▸ Work to be completed
The answer should consist of all the records, copied exactly.
+++
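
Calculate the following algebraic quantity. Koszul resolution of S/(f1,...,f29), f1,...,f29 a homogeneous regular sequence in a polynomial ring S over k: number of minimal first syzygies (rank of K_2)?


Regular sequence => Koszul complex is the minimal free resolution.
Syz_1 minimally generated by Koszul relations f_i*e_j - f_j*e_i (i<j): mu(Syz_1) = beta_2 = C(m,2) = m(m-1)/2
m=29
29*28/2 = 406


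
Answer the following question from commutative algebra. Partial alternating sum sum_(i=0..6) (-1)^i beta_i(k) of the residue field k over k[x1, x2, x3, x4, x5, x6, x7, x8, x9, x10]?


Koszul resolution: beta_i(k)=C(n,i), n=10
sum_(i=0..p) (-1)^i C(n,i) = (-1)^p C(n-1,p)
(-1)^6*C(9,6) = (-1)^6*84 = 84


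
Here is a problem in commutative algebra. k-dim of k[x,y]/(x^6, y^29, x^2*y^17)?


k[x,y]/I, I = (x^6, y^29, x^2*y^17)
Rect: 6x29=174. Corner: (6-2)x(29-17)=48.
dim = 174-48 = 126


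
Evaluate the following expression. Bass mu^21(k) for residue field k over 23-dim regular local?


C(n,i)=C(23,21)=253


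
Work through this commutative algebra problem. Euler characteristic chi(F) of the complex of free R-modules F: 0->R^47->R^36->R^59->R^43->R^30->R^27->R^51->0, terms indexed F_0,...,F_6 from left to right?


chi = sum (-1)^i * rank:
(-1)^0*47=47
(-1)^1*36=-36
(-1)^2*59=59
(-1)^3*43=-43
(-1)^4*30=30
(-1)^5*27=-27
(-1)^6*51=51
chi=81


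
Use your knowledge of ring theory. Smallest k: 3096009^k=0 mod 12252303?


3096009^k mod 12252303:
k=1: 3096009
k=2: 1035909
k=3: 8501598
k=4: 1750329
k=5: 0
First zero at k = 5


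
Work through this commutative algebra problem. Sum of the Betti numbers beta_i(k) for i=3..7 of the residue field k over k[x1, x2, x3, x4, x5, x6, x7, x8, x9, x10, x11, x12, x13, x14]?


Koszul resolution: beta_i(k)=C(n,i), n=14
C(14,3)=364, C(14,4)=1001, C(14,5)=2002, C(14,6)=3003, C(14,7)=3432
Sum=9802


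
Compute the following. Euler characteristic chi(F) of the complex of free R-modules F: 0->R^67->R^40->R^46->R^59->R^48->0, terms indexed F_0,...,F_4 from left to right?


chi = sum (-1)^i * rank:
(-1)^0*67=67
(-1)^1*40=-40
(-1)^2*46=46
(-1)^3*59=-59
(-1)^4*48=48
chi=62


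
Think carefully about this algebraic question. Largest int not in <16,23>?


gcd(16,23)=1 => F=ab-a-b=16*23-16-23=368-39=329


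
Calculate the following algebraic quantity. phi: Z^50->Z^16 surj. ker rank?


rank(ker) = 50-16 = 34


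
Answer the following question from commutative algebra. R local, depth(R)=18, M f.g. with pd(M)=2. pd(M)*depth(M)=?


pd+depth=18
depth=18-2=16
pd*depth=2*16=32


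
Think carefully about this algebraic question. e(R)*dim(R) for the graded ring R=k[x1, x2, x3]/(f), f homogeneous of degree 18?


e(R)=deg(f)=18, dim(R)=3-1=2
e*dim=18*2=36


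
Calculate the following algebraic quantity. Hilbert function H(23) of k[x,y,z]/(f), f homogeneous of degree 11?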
+++
▸ Exercise output
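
Calculate the following algebraic quantity. Koszul resolution of S/(f1,...,f29), f1,...,f29 a homogeneous regular sequence in a polynomial ring S over k: number of minimal first syzygies (rank of K_2)?


Regular sequence => Koszul complex is the minimal free resolution.
Syz_1 minimally generated by Koszul relations f_i*e_j - f_j*e_i (i<j): mu(Syz_1) = beta_2 = C(m,2) = m(m-1)/2
m=29
29*28/2 = 406


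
Answer the following question from commutative algebra. Partial alternating sum sum_(i=0..6) (-1)^i beta_i(k) of the residue field k over k[x1, x2, x3, x4, x5, x6, x7, x8, x9, x10]?


Koszul resolution: beta_i(k)=C(n,i), n=10
sum_(i=0..p) (-1)^i C(n,i) = (-1)^p C(n-1,p)
(-1)^6*C(9,6) = (-1)^6*84 = 84


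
Here is a problem in commutative algebra. k-dim of k[x,y]/(x^6, y^29, x^2*y^17)?


k[x,y]/I, I = (x^6, y^29, x^2*y^17)
Rect: 6x29=174. Corner: (6-2)x(29-17)=48.
dim = 174-48 = 126


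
Evaluate the following expression. Bass mu^21(k) for residue field k over 23-dim regular local?


C(n,i)=C(23,21)=253


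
Work through this commutative algebra problem. Euler characteristic chi(F) of the complex of free R-modules F: 0->R^47->R^36->R^59->R^43->R^30->R^27->R^51->0, terms indexed F_0,...,F_6 from left to right?


chi = sum (-1)^i * rank:
(-1)^0*47=47
(-1)^1*36=-36
(-1)^2*59=59
(-1)^3*43=-43
(-1)^4*30=30
(-1)^5*27=-27
(-1)^6*51=51
chi=81


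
Use your knowledge of ring theory. Smallest k: 3096009^k=0 mod 12252303?


3096009^k mod 12252303:
k=1: 3096009
k=2: 1035909
k=3: 8501598
k=4: 1750329
k=5: 0
First zero at k = 5


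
Work through this commutative algebra problem. Sum of the Betti numbers beta_i(k) for i=3..7 of the residue field k over k[x1, x2, x3, x4, x5, x6, x7, x8, x9, x10, x11, x12, x13, x14]?


Koszul resolution: beta_i(k)=C(n,i), n=14
C(14,3)=364, C(14,4)=1001, C(14,5)=2002, C(14,6)=3003, C(14,7)=3432
Sum=9802


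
Compute the following. Euler characteristic chi(F) of the complex of free R-modules F: 0->R^67->R^40->R^46->R^59->R^48->0, terms indexed F_0,...,F_4 from left to right?


chi = sum (-1)^i * rank:
(-1)^0*67=67
(-1)^1*40=-40
(-1)^2*46=46
(-1)^3*59=-59
(-1)^4*48=48
chi=62


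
Think carefully about this algebraic question. Largest int not in <16,23>?


gcd(16,23)=1 => F=ab-a-b=16*23-16-23=368-39=329


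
Calculate the following algebraic quantity. phi: Z^50->Z^16 surj. ker rank?


rank(ker) = 50-16 = 34


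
Answer the following question from commutative algebra. R local, depth(R)=18, M f.g. with pd(M)=2. pd(M)*depth(M)=?


pd+depth=18
depth=18-2=16
pd*depth=2*16=32


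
Think carefully about this algebraic question. e(R)*dim(R) for the graded ring R=k[x1, x2, x3]/(f), f homogeneous of degree 18?


e(R)=deg(f)=18, dim(R)=3-1=2
e*dim=18*2=36


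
Calculate the following algebraic quantity. Hilbert function H(23) of k[x,y,z]/(f), f homogeneous of degree 11?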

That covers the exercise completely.